-- Exercise prompt --
Below is a set of entries. Print the line that contains "pair(Y, p(a))) → Y" and every later line word for word, through the final one.

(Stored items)

════════════════════

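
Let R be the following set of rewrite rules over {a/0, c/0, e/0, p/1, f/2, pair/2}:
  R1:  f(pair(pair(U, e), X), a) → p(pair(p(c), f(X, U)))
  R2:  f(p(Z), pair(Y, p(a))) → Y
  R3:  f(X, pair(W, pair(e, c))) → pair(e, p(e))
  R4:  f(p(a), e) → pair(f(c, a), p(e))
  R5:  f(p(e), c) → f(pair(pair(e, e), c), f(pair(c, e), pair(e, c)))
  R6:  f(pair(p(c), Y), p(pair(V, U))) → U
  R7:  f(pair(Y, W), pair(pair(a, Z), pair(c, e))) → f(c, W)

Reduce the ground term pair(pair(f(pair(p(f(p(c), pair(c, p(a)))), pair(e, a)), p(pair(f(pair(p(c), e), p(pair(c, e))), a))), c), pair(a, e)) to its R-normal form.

1. pair(pair(f(pair(p(f(p(c), pair(c, p(a)))), pair(e, a)), p(pair(f(pair(p(c), e), p(pair(c, e))), a))), c), pair(a, e))  →  pair(pair(f(pair(p(c), pair(e, a)), p(pair(f(pair(p(c), e), p(pair(c, e))), a))), c), pair(a, e))   [R2 at 1.1.1.1.1]
2. pair(pair(f(pair(p(c), pair(e, a)), p(pair(f(pair(p(c), e), p(pair(c, e))), a))), c), pair(a, e))  →  pair(pair(a, c), pair(a, e))   [R6 at 1.1]

pair(pair(a, c), pair(a, e))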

════════════════════

-- Solution --
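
  R2:  f(p(Z), pair(Y, p(a))) → Y
  R3:  f(X, pair(W, pair(e, c))) → pair(e, p(e))
  R4:  f(p(a), e) → pair(f(c, a), p(e))
  R5:  f(p(e), c) → f(pair(pair(e, e), c), f(pair(c, e), pair(e, c)))
  R6:  f(pair(p(c), Y), p(pair(V, U))) → U
  R7:  f(pair(Y, W), pair(pair(a, Z), pair(c, e))) → f(c, W)

Reduce the ground term pair(pair(f(pair(p(f(p(c), pair(c, p(a)))), pair(e, a)), p(pair(f(pair(p(c), e), p(pair(c, e))), a))), c), pair(a, e)) to its R-normal form.

1. pair(pair(f(pair(p(f(p(c), pair(c, p(a)))), pair(e, a)), p(pair(f(pair(p(c), e), p(pair(c, e))), a))), c), pair(a, e))  →  pair(pair(f(pair(p(c), pair(e, a)), p(pair(f(pair(p(c), e), p(pair(c, e))), a))), c), pair(a, e))   [R2 at 1.1.1.1.1]
2. pair(pair(f(pair(p(c), pair(e, a)), p(pair(f(pair(p(c), e), p(pair(c, e))), a))), c), pair(a, e))  →  pair(pair(a, c), pair(a, e))   [R6 at 1.1]

pair(pair(a, c), pair(a, e))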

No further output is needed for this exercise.